* What you have to do *
Type out every entry again, character for character.
*** Opening of Record excerpts ***
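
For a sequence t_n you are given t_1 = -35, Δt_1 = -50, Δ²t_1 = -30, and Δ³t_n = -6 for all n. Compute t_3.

Build the table forward from the leading diagonal:
Δ³: -6  -6  -6
Δ²: -30  -36  -42
Δ: -50  -80  -116
t: -35  -85  -165

-165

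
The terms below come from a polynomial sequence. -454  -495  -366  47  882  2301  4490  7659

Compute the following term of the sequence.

12042

-41 , 129 , 413 , 835 , 1419 , 2189 , 3169
170 , 284 , 422 , 584 , 770 , 980
114 , 138 , 162 , 186 , 210
24 , 24 , 24 , 24
Constant fourth difference = 24, so extend:
210 + 24 = 234;  980 + 234 = 1214;  3169 + 1214 = 4383;  7659 + 4383 = 12042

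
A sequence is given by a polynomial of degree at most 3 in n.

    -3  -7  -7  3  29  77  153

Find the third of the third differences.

6

D1: -4, 0, 10, 26, 48, 76
D2: 4, 10, 16, 22, 28
D3: 6, 6, 6, 6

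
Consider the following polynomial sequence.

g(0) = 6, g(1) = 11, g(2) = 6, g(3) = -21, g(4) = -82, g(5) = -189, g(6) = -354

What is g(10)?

D1: 5, -5, -27, -61, -107, -165
D2: -10, -22, -34, -46, -58
D3: -12, -12, -12, -12
Third differences constant at -12.
-58 − 12 = -70;  -165 − 70 = -235;  -354 − 235 = -589
-70 − 12 = -82;  -235 − 82 = -317;  -589 − 317 = -906
-82 − 12 = -94;  -317 − 94 = -411;  -906 − 411 = -1317
-94 − 12 = -106;  -411 − 106 = -517;  -1317 − 517 = -1834

-1834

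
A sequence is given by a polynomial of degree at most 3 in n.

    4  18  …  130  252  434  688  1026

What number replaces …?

Using the last 5 terms:
First differences: 122, 182, 254, 338
Second differences: 60, 72, 84
Third differences: 12, 12
Constant third difference = 12.
Extend backward: 60 − 12 = 48;  122 − 48 = 74;  130 − 74 = 56

56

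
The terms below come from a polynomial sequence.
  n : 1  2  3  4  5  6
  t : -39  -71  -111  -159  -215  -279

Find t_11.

-719

Δ: -32, -40, -48, -56, -64
Δ²: -8, -8, -8, -8
Constant second difference = -8, so extend:
-64 − 8 = -72;  -279 − 72 = -351
-72 − 8 = -80;  -351 − 80 = -431
-80 − 8 = -88;  -431 − 88 = -519
-88 − 8 = -96;  -519 − 96 = -615
-96 − 8 = -104;  -615 − 104 = -719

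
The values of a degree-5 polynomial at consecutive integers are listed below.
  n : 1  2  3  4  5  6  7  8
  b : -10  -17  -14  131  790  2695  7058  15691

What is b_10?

First differences: -7, 3, 145, 659, 1905, 4363, 8633
Second differences: 10, 142, 514, 1246, 2458, 4270
Third differences: 132, 372, 732, 1212, 1812
Fourth differences: 240, 360, 480, 600
Fifth differences: 120, 120, 120
Constant fifth difference = 120, so extend:
600 + 120 = 720;  1812 + 720 = 2532;  4270 + 2532 = 6802;  8633 + 6802 = 15435;  15691 + 15435 = 31126
720 + 120 = 840;  2532 + 840 = 3372;  6802 + 3372 = 10174;  15435 + 10174 = 25609;  31126 + 25609 = 56735

56735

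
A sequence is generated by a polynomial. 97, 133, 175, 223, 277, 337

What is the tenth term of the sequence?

637

Δ: 36 , 42 , 48 , 54 , 60
Δ²: 6 , 6 , 6 , 6
Constant second difference = 6, so extend:
60 + 6 = 66;  337 + 66 = 403
66 + 6 = 72;  403 + 72 = 475
72 + 6 = 78;  475 + 78 = 553
78 + 6 = 84;  553 + 84 = 637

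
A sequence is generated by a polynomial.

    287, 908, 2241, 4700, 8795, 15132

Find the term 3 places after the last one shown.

621 , 1333 , 2459 , 4095 , 6337
712 , 1126 , 1636 , 2242
414 , 510 , 606
96 , 96
Constant fourth difference = 96, so extend:
606 + 96 = 702;  2242 + 702 = 2944;  6337 + 2944 = 9281;  15132 + 9281 = 24413
702 + 96 = 798;  2944 + 798 = 3742;  9281 + 3742 = 13023;  24413 + 13023 = 37436
798 + 96 = 894;  3742 + 894 = 4636;  13023 + 4636 = 17659;  37436 + 17659 = 55095

55095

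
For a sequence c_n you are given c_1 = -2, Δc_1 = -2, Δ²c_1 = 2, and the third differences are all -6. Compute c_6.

Build the table forward from the leading diagonal:
D3: -6  -6  -6  -6  -6  -6
D2: 2  -4  -10  -16  -22  -28
D1: -2  0  -4  -14  -30  -52
c: -2  -4  -4  -8  -22  -52

-52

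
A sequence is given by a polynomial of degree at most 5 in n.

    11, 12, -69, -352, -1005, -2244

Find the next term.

-4333

D1: 1 , -81 , -283 , -653 , -1239
D2: -82 , -202 , -370 , -586
D3: -120 , -168 , -216
D4: -48 , -48
The fourth differences are constant (-48).
-216 − 48 = -264;  -586 − 264 = -850;  -1239 − 850 = -2089;  -2244 − 2089 = -4333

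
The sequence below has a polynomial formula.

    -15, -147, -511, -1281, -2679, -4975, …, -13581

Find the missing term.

-8487

Using the first 6 terms:
D1: -132, -364, -770, -1398, -2296
D2: -232, -406, -628, -898
D3: -174, -222, -270
D4: -48, -48
Constant fourth difference = -48.
Extend forward: -270 − 48 = -318;  -898 − 318 = -1216;  -2296 − 1216 = -3512;  -4975 − 3512 = -8487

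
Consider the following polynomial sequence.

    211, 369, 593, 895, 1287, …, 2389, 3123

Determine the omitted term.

1781

Using the first 5 terms:
Δ: 158, 224, 302, 392
Δ²: 66, 78, 90
Δ³: 12, 12
Constant third difference = 12.
Extend forward: 90 + 12 = 102;  392 + 102 = 494;  1287 + 494 = 1781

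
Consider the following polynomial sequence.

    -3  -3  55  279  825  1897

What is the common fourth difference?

48

First differences: 0, 58, 224, 546, 1072
Second differences: 58, 166, 322, 526
Third differences: 108, 156, 204
Fourth differences: 48, 48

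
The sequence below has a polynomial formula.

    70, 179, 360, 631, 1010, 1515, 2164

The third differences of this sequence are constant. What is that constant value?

18

D1: 109, 181, 271, 379, 505, 649
D2: 72, 90, 108, 126, 144
D3: 18, 18, 18, 18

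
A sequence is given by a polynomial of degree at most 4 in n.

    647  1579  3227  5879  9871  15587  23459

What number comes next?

33967

D1: 932  1648  2652  3992  5716  7872
D2: 716  1004  1340  1724  2156
D3: 288  336  384  432
D4: 48  48  48
Constant fourth difference = 48, so extend:
432 + 48 = 480;  2156 + 480 = 2636;  7872 + 2636 = 10508;  23459 + 10508 = 33967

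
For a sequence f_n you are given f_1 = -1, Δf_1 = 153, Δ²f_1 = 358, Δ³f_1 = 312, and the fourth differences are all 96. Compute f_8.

Build the table forward from the leading diagonal:
D4: 96, 96, 96, 96, 96, 96, 96, 96
D3: 312, 408, 504, 600, 696, 792, 888, 984
D2: 358, 670, 1078, 1582, 2182, 2878, 3670, 4558
D1: 153, 511, 1181, 2259, 3841, 6023, 8901, 12571
f: -1, 152, 663, 1844, 4103, 7944, 13967, 22868

22868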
*** Close of Record excerpts ***
* Finished exercise *
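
For a sequence t_n you are given t_1 = -35, Δt_1 = -50, Δ²t_1 = -30, and Δ³t_n = -6 for all n. Compute t_3.

Build the table forward from the leading diagonal:
Δ³: -6  -6  -6
Δ²: -30  -36  -42
Δ: -50  -80  -116
t: -35  -85  -165

-165

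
The terms below come from a polynomial sequence. -454  -495  -366  47  882  2301  4490  7659

Compute the following term of the sequence.

12042

-41 , 129 , 413 , 835 , 1419 , 2189 , 3169
170 , 284 , 422 , 584 , 770 , 980
114 , 138 , 162 , 186 , 210
24 , 24 , 24 , 24
Constant fourth difference = 24, so extend:
210 + 24 = 234;  980 + 234 = 1214;  3169 + 1214 = 4383;  7659 + 4383 = 12042

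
A sequence is given by a polynomial of degree at most 3 in n.

    -3  -7  -7  3  29  77  153

Find the third of the third differences.

6

D1: -4, 0, 10, 26, 48, 76
D2: 4, 10, 16, 22, 28
D3: 6, 6, 6, 6

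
Consider the following polynomial sequence.

g(0) = 6, g(1) = 11, g(2) = 6, g(3) = -21, g(4) = -82, g(5) = -189, g(6) = -354

What is g(10)?

D1: 5, -5, -27, -61, -107, -165
D2: -10, -22, -34, -46, -58
D3: -12, -12, -12, -12
Third differences constant at -12.
-58 − 12 = -70;  -165 − 70 = -235;  -354 − 235 = -589
-70 − 12 = -82;  -235 − 82 = -317;  -589 − 317 = -906
-82 − 12 = -94;  -317 − 94 = -411;  -906 − 411 = -1317
-94 − 12 = -106;  -411 − 106 = -517;  -1317 − 517 = -1834

-1834

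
A sequence is given by a polynomial of degree at most 3 in n.

    4  18  …  130  252  434  688  1026

What number replaces …?

Using the last 5 terms:
First differences: 122, 182, 254, 338
Second differences: 60, 72, 84
Third differences: 12, 12
Constant third difference = 12.
Extend backward: 60 − 12 = 48;  122 − 48 = 74;  130 − 74 = 56

56

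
The terms below come from a polynomial sequence.
  n : 1  2  3  4  5  6
  t : -39  -71  -111  -159  -215  -279

Find t_11.

-719

Δ: -32, -40, -48, -56, -64
Δ²: -8, -8, -8, -8
Constant second difference = -8, so extend:
-64 − 8 = -72;  -279 − 72 = -351
-72 − 8 = -80;  -351 − 80 = -431
-80 − 8 = -88;  -431 − 88 = -519
-88 − 8 = -96;  -519 − 96 = -615
-96 − 8 = -104;  -615 − 104 = -719

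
The values of a degree-5 polynomial at consecutive integers are listed below.
  n : 1  2  3  4  5  6  7  8
  b : -10  -17  -14  131  790  2695  7058  15691

What is b_10?

First differences: -7, 3, 145, 659, 1905, 4363, 8633
Second differences: 10, 142, 514, 1246, 2458, 4270
Third differences: 132, 372, 732, 1212, 1812
Fourth differences: 240, 360, 480, 600
Fifth differences: 120, 120, 120
Constant fifth difference = 120, so extend:
600 + 120 = 720;  1812 + 720 = 2532;  4270 + 2532 = 6802;  8633 + 6802 = 15435;  15691 + 15435 = 31126
720 + 120 = 840;  2532 + 840 = 3372;  6802 + 3372 = 10174;  15435 + 10174 = 25609;  31126 + 25609 = 56735

56735

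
A sequence is generated by a polynomial. 97, 133, 175, 223, 277, 337

What is the tenth term of the sequence?

637

Δ: 36 , 42 , 48 , 54 , 60
Δ²: 6 , 6 , 6 , 6
Constant second difference = 6, so extend:
60 + 6 = 66;  337 + 66 = 403
66 + 6 = 72;  403 + 72 = 475
72 + 6 = 78;  475 + 78 = 553
78 + 6 = 84;  553 + 84 = 637

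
A sequence is generated by a polynomial.

    287, 908, 2241, 4700, 8795, 15132

Find the term 3 places after the last one shown.

621 , 1333 , 2459 , 4095 , 6337
712 , 1126 , 1636 , 2242
414 , 510 , 606
96 , 96
Constant fourth difference = 96, so extend:
606 + 96 = 702;  2242 + 702 = 2944;  6337 + 2944 = 9281;  15132 + 9281 = 24413
702 + 96 = 798;  2944 + 798 = 3742;  9281 + 3742 = 13023;  24413 + 13023 = 37436
798 + 96 = 894;  3742 + 894 = 4636;  13023 + 4636 = 17659;  37436 + 17659 = 55095

55095

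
For a sequence c_n you are given c_1 = -2, Δc_1 = -2, Δ²c_1 = 2, and the third differences are all -6. Compute c_6.

Build the table forward from the leading diagonal:
D3: -6  -6  -6  -6  -6  -6
D2: 2  -4  -10  -16  -22  -28
D1: -2  0  -4  -14  -30  -52
c: -2  -4  -4  -8  -22  -52

-52

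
A sequence is given by a polynomial of degree at most 5 in n.

    11, 12, -69, -352, -1005, -2244

Find the next term.

-4333

D1: 1 , -81 , -283 , -653 , -1239
D2: -82 , -202 , -370 , -586
D3: -120 , -168 , -216
D4: -48 , -48
The fourth differences are constant (-48).
-216 − 48 = -264;  -586 − 264 = -850;  -1239 − 850 = -2089;  -2244 − 2089 = -4333

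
The sequence below has a polynomial formula.

    -15, -147, -511, -1281, -2679, -4975, …, -13581

Find the missing term.

-8487

Using the first 6 terms:
D1: -132, -364, -770, -1398, -2296
D2: -232, -406, -628, -898
D3: -174, -222, -270
D4: -48, -48
Constant fourth difference = -48.
Extend forward: -270 − 48 = -318;  -898 − 318 = -1216;  -2296 − 1216 = -3512;  -4975 − 3512 = -8487

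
Consider the following polynomial sequence.

    211, 369, 593, 895, 1287, …, 2389, 3123

Determine the omitted term.

1781

Using the first 5 terms:
Δ: 158, 224, 302, 392
Δ²: 66, 78, 90
Δ³: 12, 12
Constant third difference = 12.
Extend forward: 90 + 12 = 102;  392 + 102 = 494;  1287 + 494 = 1781

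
Consider the following polynomial sequence.

    -3  -3  55  279  825  1897

What is the common fourth difference?

48

First differences: 0, 58, 224, 546, 1072
Second differences: 58, 166, 322, 526
Third differences: 108, 156, 204
Fourth differences: 48, 48

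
The sequence below has a polynomial formula.

    70, 179, 360, 631, 1010, 1515, 2164

The third differences of this sequence are constant. What is that constant value?

18

D1: 109, 181, 271, 379, 505, 649
D2: 72, 90, 108, 126, 144
D3: 18, 18, 18, 18

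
A sequence is given by a polynomial of degree at most 4 in n.

    647  1579  3227  5879  9871  15587  23459

What number comes next?

33967

D1: 932  1648  2652  3992  5716  7872
D2: 716  1004  1340  1724  2156
D3: 288  336  384  432
D4: 48  48  48
Constant fourth difference = 48, so extend:
432 + 48 = 480;  2156 + 480 = 2636;  7872 + 2636 = 10508;  23459 + 10508 = 33967

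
For a sequence f_n you are given f_1 = -1, Δf_1 = 153, Δ²f_1 = 358, Δ³f_1 = 312, and the fourth differences are all 96. Compute f_8.

Build the table forward from the leading diagonal:
D4: 96, 96, 96, 96, 96, 96, 96, 96
D3: 312, 408, 504, 600, 696, 792, 888, 984
D2: 358, 670, 1078, 1582, 2182, 2878, 3670, 4558
D1: 153, 511, 1181, 2259, 3841, 6023, 8901, 12571
f: -1, 152, 663, 1844, 4103, 7944, 13967, 22868

22868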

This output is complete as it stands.